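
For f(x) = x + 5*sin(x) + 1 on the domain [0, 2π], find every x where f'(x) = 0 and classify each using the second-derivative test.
f'(x) = 5*cos(x) + 1

Solve f'(x) = 0 on [0, 2π]:
  f'(x) = 0 ⇔ cos(x) = -1/5, i.e. x = ±arccos(-1/5) + 2nπ; keep the solutions lying in [0, 2π].
  ⇒ x = acos(-1/5) ≈ 1.7722, -acos(-1/5) + 2*pi ≈ 4.5110

f''(x) = -5*sin(x)
Second-derivative test at each critical point:
  f''(1.7722) = -4.8990 < 0 → local maximum
  f''(4.5110) = 4.8990 > 0 → local minimum

Critical points: x = acos(-1/5) ≈ 1.7722 (local maximum); x = -acos(-1/5) + 2*pi ≈ 4.5110 (local minimum)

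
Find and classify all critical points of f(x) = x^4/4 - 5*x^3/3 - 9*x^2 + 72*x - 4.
f'(x) = x^3 - 5*x^2 - 18*x + 72

Solve f'(x) = 0:
  Factor: x^3 - 5*x^2 - 18*x + 72 = (x - 6)*(x - 3)*(x + 4) = 0.
  ⇒ x = -4, 3, 6

f''(x) = 3*x^2 - 10*x - 18
Second-derivative test at each critical point:
  f''(-4) = 70 > 0 → local minimum
  f''(3) = -21 < 0 → local maximum
  f''(6) = 30 > 0 → local minimum

Critical points: x = -4 (local minimum); x = 3 (local maximum); x = 6 (local minimum)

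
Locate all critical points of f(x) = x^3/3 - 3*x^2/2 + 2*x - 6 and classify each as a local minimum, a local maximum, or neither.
f'(x) = x^2 - 3*x + 2

Solve f'(x) = 0:
  Factor: x^2 - 3*x + 2 = (x - 2)*(x - 1) = 0.
  ⇒ x = 1, 2

f''(x) = 2*x - 3
Second-derivative test at each critical point:
  f''(1) = -1 < 0 → local maximum
  f''(2) = 1 > 0 → local minimum

Critical points: x = 1 (local maximum); x = 2 (local minimum)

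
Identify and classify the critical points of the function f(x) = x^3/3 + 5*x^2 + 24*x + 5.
f'(x) = x^2 + 10*x + 24

Solve f'(x) = 0:
  Factor: x^2 + 10*x + 24 = (x + 4)*(x + 6) = 0.
  ⇒ x = -6, -4

f''(x) = 2*x + 10
Second-derivative test at each critical point:
  f''(-6) = -2 < 0 → local maximum
  f''(-4) = 2 > 0 → local minimum

Critical points: x = -6 (local maximum); x = -4 (local minimum)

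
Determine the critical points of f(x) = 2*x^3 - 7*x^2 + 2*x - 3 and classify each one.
f'(x) = 6*x^2 - 14*x + 2

Solve f'(x) = 0:
  Factor: 6*x^2 - 14*x + 2 = 2*(3*x^2 - 7*x + 1); 3*x^2 - 7*x + 1 = 0 has no rational roots; quadratic formula: x = (7 ± √37)/6.
  ⇒ x = 7/6 - sqrt(37)/6 ≈ 0.1529, sqrt(37)/6 + 7/6 ≈ 2.1805

f''(x) = 12*x - 14
Second-derivative test at each critical point:
  f''(0.1529) = -12.1655 < 0 → local maximum
  f''(2.1805) = 12.1655 > 0 → local minimum

Critical points: x = 7/6 - sqrt(37)/6 ≈ 0.1529 (local maximum); x = sqrt(37)/6 + 7/6 ≈ 2.1805 (local minimum)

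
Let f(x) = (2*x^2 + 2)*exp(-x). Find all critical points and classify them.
f'(x) = 2*(-x^2 + 2*x - 1)*exp(-x)

Solve f'(x) = 0:
  f'(x) = (-2*x^2 + 4*x - 2)·exp(-x) and exp(-x) > 0 for every x, so f'(x) = 0 ⇔ -2*x^2 + 4*x - 2 = 0.
  Factor: -2*x^2 + 4*x - 2 = -2*(x - 1)^2 = 0.
  ⇒ x = 1

f''(x) = 2*(x^2 - 4*x + 3)*exp(-x)
Second-derivative test at each critical point:
  f''(1) = 0, so the second-derivative test is inconclusive; use the first-derivative test: f'(3/4) = -0.0590, f'(5/4) = -0.0358 — f' is negative on both sides (no sign change) → neither a local maximum nor a local minimum

Critical points: x = 1 (neither)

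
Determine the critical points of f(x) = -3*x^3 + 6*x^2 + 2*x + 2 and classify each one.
f'(x) = -9*x^2 + 12*x + 2

Solve f'(x) = 0:
  9*x^2 - 12*x - 2 = 0 has no rational roots; quadratic formula: x = (12 ± √216)/18.
  ⇒ x = 2/3 - sqrt(6)/3 ≈ -0.1498, 2/3 + sqrt(6)/3 ≈ 1.4832

f''(x) = 12 - 18*x
Second-derivative test at each critical point:
  f''(-0.1498) = 14.6969 > 0 → local minimum
  f''(1.4832) = -14.6969 < 0 → local maximum

Critical points: x = 2/3 - sqrt(6)/3 ≈ -0.1498 (local minimum); x = 2/3 + sqrt(6)/3 ≈ 1.4832 (local maximum)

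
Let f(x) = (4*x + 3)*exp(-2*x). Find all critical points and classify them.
f'(x) = 2*(-4*x - 1)*exp(-2*x)

Solve f'(x) = 0:
  f'(x) = (-8*x - 2)·exp(-2*x) and exp(-2*x) > 0 for every x, so f'(x) = 0 ⇔ -8*x - 2 = 0.
  Factor: -8*x - 2 = -2*(4*x + 1) = 0.
  ⇒ x = -1/4

f''(x) = 4*(4*x - 1)*exp(-2*x)
Second-derivative test at each critical point:
  f''(-1/4) = -13.1898 < 0 → local maximum

Critical points: x = -1/4 (local maximum)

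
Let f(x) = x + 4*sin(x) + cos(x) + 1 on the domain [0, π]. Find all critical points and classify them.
f'(x) = -sin(x) + 4*cos(x) + 1

Solve f'(x) = 0 on [0, π]:
  f'(x) = 0 ⇔ -sin(x) + 4*cos(x) = -1. Write the left side as R·cos(x + φ) with R = √(4² + 1²) = sqrt(17), cos φ = 4*sqrt(17)/17, sin φ = sqrt(17)/17; then cos(x + φ) = -sqrt(17)/17. Solve for x and keep the solutions lying in [0, π].
  ⇒ x = pi/2 ≈ 1.5708

f''(x) = -4*sin(x) - cos(x)
Second-derivative test at each critical point:
  f''(1.5708) = -4 < 0 → local maximum

Critical points: x = pi/2 ≈ 1.5708 (local maximum)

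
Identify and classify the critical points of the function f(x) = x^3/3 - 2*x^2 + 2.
f'(x) = x*(x - 4)

Solve f'(x) = 0:
  Factor: x^2 - 4*x = x*(x - 4) = 0.
  ⇒ x = 0, 4

f''(x) = 2*x - 4
Second-derivative test at each critical point:
  f''(0) = -4 < 0 → local maximum
  f''(4) = 4 > 0 → local minimum

Critical points: x = 0 (local maximum); x = 4 (local minimum)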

________

Return every record above exactly, line by line.

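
For f(x) = x + 5*sin(x) + 1 on the domain [0, 2π], find every x where f'(x) = 0 and classify each using the second-derivative test.
f'(x) = 5*cos(x) + 1

Solve f'(x) = 0 on [0, 2π]:
  f'(x) = 0 ⇔ cos(x) = -1/5, i.e. x = ±arccos(-1/5) + 2nπ; keep the solutions lying in [0, 2π].
  ⇒ x = acos(-1/5) ≈ 1.7722, -acos(-1/5) + 2*pi ≈ 4.5110

f''(x) = -5*sin(x)
Second-derivative test at each critical point:
  f''(1.7722) = -4.8990 < 0 → local maximum
  f''(4.5110) = 4.8990 > 0 → local minimum

Critical points: x = acos(-1/5) ≈ 1.7722 (local maximum); x = -acos(-1/5) + 2*pi ≈ 4.5110 (local minimum)

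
Find and classify all critical points of f(x) = x^4/4 - 5*x^3/3 - 9*x^2 + 72*x - 4.
f'(x) = x^3 - 5*x^2 - 18*x + 72

Solve f'(x) = 0:
  Factor: x^3 - 5*x^2 - 18*x + 72 = (x - 6)*(x - 3)*(x + 4) = 0.
  ⇒ x = -4, 3, 6

f''(x) = 3*x^2 - 10*x - 18
Second-derivative test at each critical point:
  f''(-4) = 70 > 0 → local minimum
  f''(3) = -21 < 0 → local maximum
  f''(6) = 30 > 0 → local minimum

Critical points: x = -4 (local minimum); x = 3 (local maximum); x = 6 (local minimum)

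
Locate all critical points of f(x) = x^3/3 - 3*x^2/2 + 2*x - 6 and classify each as a local minimum, a local maximum, or neither.
f'(x) = x^2 - 3*x + 2

Solve f'(x) = 0:
  Factor: x^2 - 3*x + 2 = (x - 2)*(x - 1) = 0.
  ⇒ x = 1, 2

f''(x) = 2*x - 3
Second-derivative test at each critical point:
  f''(1) = -1 < 0 → local maximum
  f''(2) = 1 > 0 → local minimum

Critical points: x = 1 (local maximum); x = 2 (local minimum)

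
Identify and classify the critical points of the function f(x) = x^3/3 + 5*x^2 + 24*x + 5.
f'(x) = x^2 + 10*x + 24

Solve f'(x) = 0:
  Factor: x^2 + 10*x + 24 = (x + 4)*(x + 6) = 0.
  ⇒ x = -6, -4

f''(x) = 2*x + 10
Second-derivative test at each critical point:
  f''(-6) = -2 < 0 → local maximum
  f''(-4) = 2 > 0 → local minimum

Critical points: x = -6 (local maximum); x = -4 (local minimum)

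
Determine the critical points of f(x) = 2*x^3 - 7*x^2 + 2*x - 3 and classify each one.
f'(x) = 6*x^2 - 14*x + 2

Solve f'(x) = 0:
  Factor: 6*x^2 - 14*x + 2 = 2*(3*x^2 - 7*x + 1); 3*x^2 - 7*x + 1 = 0 has no rational roots; quadratic formula: x = (7 ± √37)/6.
  ⇒ x = 7/6 - sqrt(37)/6 ≈ 0.1529, sqrt(37)/6 + 7/6 ≈ 2.1805

f''(x) = 12*x - 14
Second-derivative test at each critical point:
  f''(0.1529) = -12.1655 < 0 → local maximum
  f''(2.1805) = 12.1655 > 0 → local minimum

Critical points: x = 7/6 - sqrt(37)/6 ≈ 0.1529 (local maximum); x = sqrt(37)/6 + 7/6 ≈ 2.1805 (local minimum)

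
Let f(x) = (2*x^2 + 2)*exp(-x). Find all critical points and classify them.
f'(x) = 2*(-x^2 + 2*x - 1)*exp(-x)

Solve f'(x) = 0:
  f'(x) = (-2*x^2 + 4*x - 2)·exp(-x) and exp(-x) > 0 for every x, so f'(x) = 0 ⇔ -2*x^2 + 4*x - 2 = 0.
  Factor: -2*x^2 + 4*x - 2 = -2*(x - 1)^2 = 0.
  ⇒ x = 1

f''(x) = 2*(x^2 - 4*x + 3)*exp(-x)
Second-derivative test at each critical point:
  f''(1) = 0, so the second-derivative test is inconclusive; use the first-derivative test: f'(3/4) = -0.0590, f'(5/4) = -0.0358 — f' is negative on both sides (no sign change) → neither a local maximum nor a local minimum

Critical points: x = 1 (neither)

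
Determine the critical points of f(x) = -3*x^3 + 6*x^2 + 2*x + 2 and classify each one.
f'(x) = -9*x^2 + 12*x + 2

Solve f'(x) = 0:
  9*x^2 - 12*x - 2 = 0 has no rational roots; quadratic formula: x = (12 ± √216)/18.
  ⇒ x = 2/3 - sqrt(6)/3 ≈ -0.1498, 2/3 + sqrt(6)/3 ≈ 1.4832

f''(x) = 12 - 18*x
Second-derivative test at each critical point:
  f''(-0.1498) = 14.6969 > 0 → local minimum
  f''(1.4832) = -14.6969 < 0 → local maximum

Critical points: x = 2/3 - sqrt(6)/3 ≈ -0.1498 (local minimum); x = 2/3 + sqrt(6)/3 ≈ 1.4832 (local maximum)

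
Let f(x) = (4*x + 3)*exp(-2*x). Find all critical points and classify them.
f'(x) = 2*(-4*x - 1)*exp(-2*x)

Solve f'(x) = 0:
  f'(x) = (-8*x - 2)·exp(-2*x) and exp(-2*x) > 0 for every x, so f'(x) = 0 ⇔ -8*x - 2 = 0.
  Factor: -8*x - 2 = -2*(4*x + 1) = 0.
  ⇒ x = -1/4

f''(x) = 4*(4*x - 1)*exp(-2*x)
Second-derivative test at each critical point:
  f''(-1/4) = -13.1898 < 0 → local maximum

Critical points: x = -1/4 (local maximum)

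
Let f(x) = x + 4*sin(x) + cos(x) + 1 on the domain [0, π]. Find all critical points and classify them.
f'(x) = -sin(x) + 4*cos(x) + 1

Solve f'(x) = 0 on [0, π]:
  f'(x) = 0 ⇔ -sin(x) + 4*cos(x) = -1. Write the left side as R·cos(x + φ) with R = √(4² + 1²) = sqrt(17), cos φ = 4*sqrt(17)/17, sin φ = sqrt(17)/17; then cos(x + φ) = -sqrt(17)/17. Solve for x and keep the solutions lying in [0, π].
  ⇒ x = pi/2 ≈ 1.5708

f''(x) = -4*sin(x) - cos(x)
Second-derivative test at each critical point:
  f''(1.5708) = -4 < 0 → local maximum

Critical points: x = pi/2 ≈ 1.5708 (local maximum)

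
Identify and classify the critical points of the function f(x) = x^3/3 - 2*x^2 + 2.
f'(x) = x*(x - 4)

Solve f'(x) = 0:
  Factor: x^2 - 4*x = x*(x - 4) = 0.
  ⇒ x = 0, 4

f''(x) = 2*x - 4
Second-derivative test at each critical point:
  f''(0) = -4 < 0 → local maximum
  f''(4) = 4 > 0 → local minimum

Critical points: x = 0 (local maximum); x = 4 (local minimum)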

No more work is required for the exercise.